### Task details:
Beginning with the line below that contains "Creosote: Desert Cottontail, Darkling" and ending with the line that contains "G, E, I are primary producers.", copy every line exactly. Copy nothing else.

Records for processing below:

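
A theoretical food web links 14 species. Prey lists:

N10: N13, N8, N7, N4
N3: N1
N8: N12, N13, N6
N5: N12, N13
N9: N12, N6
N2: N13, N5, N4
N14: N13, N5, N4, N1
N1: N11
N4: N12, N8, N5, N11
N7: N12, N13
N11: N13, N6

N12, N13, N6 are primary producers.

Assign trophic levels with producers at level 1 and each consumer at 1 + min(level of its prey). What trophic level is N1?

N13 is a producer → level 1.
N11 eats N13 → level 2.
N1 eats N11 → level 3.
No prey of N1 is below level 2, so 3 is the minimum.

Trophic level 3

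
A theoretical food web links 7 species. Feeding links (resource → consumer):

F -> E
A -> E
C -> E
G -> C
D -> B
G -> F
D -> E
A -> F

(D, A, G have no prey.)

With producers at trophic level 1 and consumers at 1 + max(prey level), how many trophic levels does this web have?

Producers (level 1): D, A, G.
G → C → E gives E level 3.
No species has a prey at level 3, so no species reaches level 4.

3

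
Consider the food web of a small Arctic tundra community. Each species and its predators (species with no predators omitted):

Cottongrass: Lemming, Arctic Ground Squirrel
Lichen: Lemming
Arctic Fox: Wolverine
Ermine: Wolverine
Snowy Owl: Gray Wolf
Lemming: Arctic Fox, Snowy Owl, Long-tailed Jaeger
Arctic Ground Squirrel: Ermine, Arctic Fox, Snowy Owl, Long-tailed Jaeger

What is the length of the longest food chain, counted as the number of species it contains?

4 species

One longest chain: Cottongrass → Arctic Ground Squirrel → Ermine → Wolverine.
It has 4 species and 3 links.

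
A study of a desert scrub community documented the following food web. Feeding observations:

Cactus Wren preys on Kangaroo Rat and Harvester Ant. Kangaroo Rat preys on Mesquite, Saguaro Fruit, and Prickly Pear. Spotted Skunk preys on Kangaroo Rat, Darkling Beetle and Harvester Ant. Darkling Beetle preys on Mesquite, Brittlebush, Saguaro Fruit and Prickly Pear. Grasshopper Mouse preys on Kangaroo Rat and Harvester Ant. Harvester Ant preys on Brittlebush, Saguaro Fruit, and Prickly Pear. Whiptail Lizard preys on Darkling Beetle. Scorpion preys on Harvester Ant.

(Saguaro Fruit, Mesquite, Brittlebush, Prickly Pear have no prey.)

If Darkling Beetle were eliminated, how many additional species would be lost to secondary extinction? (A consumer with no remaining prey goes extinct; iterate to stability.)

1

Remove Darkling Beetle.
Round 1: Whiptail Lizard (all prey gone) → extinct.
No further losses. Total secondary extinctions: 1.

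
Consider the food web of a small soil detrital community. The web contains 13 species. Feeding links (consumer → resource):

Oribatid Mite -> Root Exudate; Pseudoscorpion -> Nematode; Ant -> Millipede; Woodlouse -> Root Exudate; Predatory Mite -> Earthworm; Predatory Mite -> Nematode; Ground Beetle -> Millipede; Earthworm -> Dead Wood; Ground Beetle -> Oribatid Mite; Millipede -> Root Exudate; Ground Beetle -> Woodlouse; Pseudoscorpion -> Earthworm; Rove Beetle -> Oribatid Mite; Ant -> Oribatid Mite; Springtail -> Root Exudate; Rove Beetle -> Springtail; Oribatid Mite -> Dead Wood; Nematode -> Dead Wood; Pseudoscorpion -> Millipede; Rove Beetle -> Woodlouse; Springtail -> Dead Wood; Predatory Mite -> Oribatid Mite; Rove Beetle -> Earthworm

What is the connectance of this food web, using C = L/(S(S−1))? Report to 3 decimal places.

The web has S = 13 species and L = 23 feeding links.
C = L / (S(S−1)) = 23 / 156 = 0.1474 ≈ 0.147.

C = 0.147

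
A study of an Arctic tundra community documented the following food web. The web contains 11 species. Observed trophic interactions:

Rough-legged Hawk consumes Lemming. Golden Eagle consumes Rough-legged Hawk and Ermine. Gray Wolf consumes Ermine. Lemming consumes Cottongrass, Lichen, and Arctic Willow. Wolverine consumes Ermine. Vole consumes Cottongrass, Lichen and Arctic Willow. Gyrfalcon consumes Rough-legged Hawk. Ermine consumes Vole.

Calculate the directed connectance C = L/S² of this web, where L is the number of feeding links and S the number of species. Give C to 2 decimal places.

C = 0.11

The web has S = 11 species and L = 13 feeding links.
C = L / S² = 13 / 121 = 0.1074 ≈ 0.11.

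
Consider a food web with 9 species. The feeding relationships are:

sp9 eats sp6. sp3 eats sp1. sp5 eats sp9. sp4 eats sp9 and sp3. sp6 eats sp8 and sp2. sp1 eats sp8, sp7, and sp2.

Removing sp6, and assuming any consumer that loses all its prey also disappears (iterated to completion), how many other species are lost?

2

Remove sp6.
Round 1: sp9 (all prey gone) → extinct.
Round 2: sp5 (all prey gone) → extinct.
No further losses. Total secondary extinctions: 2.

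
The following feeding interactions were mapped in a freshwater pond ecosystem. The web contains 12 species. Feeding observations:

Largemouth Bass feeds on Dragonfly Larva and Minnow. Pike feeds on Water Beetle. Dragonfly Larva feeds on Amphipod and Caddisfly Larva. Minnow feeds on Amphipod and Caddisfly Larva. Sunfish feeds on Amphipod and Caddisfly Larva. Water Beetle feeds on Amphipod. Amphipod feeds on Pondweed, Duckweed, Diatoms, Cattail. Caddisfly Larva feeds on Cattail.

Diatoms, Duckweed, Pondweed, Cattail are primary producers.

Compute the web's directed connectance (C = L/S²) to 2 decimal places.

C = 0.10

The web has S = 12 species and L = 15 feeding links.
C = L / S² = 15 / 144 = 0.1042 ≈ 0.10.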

End of Records for processing.
Records for processing below:

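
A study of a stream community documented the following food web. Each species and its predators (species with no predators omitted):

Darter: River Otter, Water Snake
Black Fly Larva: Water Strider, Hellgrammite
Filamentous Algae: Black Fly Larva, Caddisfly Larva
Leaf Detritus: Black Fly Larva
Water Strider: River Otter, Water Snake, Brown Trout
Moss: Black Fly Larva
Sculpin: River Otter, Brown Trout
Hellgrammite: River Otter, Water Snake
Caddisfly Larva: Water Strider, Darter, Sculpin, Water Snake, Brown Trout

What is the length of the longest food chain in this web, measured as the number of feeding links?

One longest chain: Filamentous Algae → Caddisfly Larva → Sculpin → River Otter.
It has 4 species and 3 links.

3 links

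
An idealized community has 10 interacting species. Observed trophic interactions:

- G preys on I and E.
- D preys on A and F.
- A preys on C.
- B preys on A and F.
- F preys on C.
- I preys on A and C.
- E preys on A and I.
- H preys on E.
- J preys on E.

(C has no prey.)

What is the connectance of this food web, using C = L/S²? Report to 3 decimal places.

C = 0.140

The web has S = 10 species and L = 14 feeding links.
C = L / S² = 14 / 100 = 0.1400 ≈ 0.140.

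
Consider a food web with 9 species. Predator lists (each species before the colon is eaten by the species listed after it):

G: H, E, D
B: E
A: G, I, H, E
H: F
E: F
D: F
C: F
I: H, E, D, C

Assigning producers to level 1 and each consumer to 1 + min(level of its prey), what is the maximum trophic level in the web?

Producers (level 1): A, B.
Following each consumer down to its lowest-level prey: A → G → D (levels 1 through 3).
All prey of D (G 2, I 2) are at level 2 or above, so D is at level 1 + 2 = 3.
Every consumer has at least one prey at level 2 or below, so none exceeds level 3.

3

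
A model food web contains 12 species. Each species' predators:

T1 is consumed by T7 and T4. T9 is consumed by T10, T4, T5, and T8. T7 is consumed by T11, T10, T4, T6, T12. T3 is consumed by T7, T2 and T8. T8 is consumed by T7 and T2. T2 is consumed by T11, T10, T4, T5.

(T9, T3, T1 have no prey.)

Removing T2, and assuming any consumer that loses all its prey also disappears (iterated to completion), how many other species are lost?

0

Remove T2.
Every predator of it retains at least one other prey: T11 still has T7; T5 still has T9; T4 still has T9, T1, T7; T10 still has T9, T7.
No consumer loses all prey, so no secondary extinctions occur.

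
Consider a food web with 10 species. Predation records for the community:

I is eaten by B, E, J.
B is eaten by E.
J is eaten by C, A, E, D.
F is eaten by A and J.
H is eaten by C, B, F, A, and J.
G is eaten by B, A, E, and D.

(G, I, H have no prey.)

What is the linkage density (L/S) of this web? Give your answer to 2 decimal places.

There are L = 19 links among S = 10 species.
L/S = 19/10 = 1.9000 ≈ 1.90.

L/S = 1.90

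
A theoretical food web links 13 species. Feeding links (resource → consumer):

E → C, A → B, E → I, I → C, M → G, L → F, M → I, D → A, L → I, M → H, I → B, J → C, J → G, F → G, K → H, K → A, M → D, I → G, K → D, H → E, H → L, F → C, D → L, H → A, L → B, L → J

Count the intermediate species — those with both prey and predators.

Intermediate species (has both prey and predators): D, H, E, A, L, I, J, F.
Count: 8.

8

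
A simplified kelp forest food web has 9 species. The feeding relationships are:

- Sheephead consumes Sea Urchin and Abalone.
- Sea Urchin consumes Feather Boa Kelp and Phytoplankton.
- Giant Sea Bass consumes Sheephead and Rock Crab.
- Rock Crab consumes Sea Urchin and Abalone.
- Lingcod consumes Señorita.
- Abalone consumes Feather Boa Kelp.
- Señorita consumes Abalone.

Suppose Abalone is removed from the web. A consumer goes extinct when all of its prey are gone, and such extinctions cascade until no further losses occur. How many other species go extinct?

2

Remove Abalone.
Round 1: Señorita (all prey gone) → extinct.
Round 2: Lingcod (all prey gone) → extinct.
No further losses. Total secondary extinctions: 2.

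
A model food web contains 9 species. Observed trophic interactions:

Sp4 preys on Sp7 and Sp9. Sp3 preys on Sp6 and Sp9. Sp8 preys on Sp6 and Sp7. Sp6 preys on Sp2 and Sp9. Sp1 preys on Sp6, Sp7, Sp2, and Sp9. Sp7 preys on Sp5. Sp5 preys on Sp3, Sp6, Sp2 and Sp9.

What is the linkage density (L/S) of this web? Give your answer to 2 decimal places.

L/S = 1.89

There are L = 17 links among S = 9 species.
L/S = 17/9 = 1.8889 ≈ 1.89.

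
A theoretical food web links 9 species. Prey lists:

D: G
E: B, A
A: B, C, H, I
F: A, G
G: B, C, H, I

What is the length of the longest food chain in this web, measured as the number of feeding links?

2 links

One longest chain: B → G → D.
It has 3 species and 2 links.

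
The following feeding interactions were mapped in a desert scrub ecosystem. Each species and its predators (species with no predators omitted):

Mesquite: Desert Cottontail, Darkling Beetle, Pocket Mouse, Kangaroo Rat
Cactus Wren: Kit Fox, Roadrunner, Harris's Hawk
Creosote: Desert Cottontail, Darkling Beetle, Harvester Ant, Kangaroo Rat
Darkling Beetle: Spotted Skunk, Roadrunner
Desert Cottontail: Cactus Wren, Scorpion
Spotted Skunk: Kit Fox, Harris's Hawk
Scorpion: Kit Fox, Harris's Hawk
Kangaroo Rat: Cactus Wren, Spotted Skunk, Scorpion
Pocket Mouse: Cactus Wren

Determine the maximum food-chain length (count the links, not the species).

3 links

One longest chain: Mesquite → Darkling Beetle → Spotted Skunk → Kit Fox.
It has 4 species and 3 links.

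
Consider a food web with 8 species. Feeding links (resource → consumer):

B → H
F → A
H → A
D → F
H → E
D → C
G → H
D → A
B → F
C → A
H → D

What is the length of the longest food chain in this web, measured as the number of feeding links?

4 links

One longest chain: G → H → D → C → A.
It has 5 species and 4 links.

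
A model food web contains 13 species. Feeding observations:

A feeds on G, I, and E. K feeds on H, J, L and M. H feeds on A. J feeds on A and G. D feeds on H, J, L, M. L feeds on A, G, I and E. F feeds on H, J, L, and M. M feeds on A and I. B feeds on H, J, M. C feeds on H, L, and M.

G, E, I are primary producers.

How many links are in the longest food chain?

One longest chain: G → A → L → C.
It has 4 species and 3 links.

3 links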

End of Records for processing.

### Exercise solution:
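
Creosote: Desert Cottontail, Darkling Beetle, Harvester Ant, Kangaroo Rat
Darkling Beetle: Spotted Skunk, Roadrunner
Desert Cottontail: Cactus Wren, Scorpion
Spotted Skunk: Kit Fox, Harris's Hawk
Scorpion: Kit Fox, Harris's Hawk
Kangaroo Rat: Cactus Wren, Spotted Skunk, Scorpion
Pocket Mouse: Cactus Wren

Determine the maximum food-chain length (count the links, not the species).

3 links

One longest chain: Mesquite → Darkling Beetle → Spotted Skunk → Kit Fox.
It has 4 species and 3 links.

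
Consider a food web with 8 species. Feeding links (resource → consumer):

B → H
F → A
H → A
D → F
H → E
D → C
G → H
D → A
B → F
C → A
H → D

What is the length of the longest food chain in this web, measured as the number of feeding links?

4 links

One longest chain: G → H → D → C → A.
It has 5 species and 4 links.

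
A model food web contains 13 species. Feeding observations:

A feeds on G, I, and E. K feeds on H, J, L and M. H feeds on A. J feeds on A and G. D feeds on H, J, L, M. L feeds on A, G, I and E. F feeds on H, J, L, and M. M feeds on A and I. B feeds on H, J, M. C feeds on H, L, and M.

G, E, I are primary producers.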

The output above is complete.